START Materials provided
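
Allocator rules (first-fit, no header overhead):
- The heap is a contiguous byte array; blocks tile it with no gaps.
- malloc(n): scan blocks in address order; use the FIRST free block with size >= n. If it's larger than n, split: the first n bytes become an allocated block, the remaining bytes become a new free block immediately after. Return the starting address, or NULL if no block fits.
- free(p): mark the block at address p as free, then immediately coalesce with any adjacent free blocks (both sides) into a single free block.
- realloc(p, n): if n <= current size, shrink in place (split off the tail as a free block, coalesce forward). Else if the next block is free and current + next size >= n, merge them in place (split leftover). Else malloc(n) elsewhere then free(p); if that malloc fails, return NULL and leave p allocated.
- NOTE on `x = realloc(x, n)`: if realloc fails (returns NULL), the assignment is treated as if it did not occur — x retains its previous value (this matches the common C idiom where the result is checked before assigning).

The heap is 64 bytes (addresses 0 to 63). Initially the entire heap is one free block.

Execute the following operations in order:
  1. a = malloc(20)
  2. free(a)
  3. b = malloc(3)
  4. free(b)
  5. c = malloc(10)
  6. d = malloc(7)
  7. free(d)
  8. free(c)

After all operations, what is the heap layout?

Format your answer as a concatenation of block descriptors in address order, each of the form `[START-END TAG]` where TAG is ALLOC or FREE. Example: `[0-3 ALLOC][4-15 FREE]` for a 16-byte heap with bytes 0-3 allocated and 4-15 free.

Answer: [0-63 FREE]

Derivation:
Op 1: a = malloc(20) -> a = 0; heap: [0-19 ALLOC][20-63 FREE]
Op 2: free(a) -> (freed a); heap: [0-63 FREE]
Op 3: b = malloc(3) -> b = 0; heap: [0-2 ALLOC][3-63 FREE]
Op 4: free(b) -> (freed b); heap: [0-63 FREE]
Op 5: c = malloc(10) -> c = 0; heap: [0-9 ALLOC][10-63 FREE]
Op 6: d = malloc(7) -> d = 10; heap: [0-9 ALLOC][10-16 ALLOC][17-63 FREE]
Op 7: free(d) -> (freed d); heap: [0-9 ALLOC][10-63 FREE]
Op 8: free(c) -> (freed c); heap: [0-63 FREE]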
END Materials provided
The lines you need are those containing "operations"; find them in the records and copy them.

■ Response area
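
Execute the following operations in order:
After all operations, what is the heap layout?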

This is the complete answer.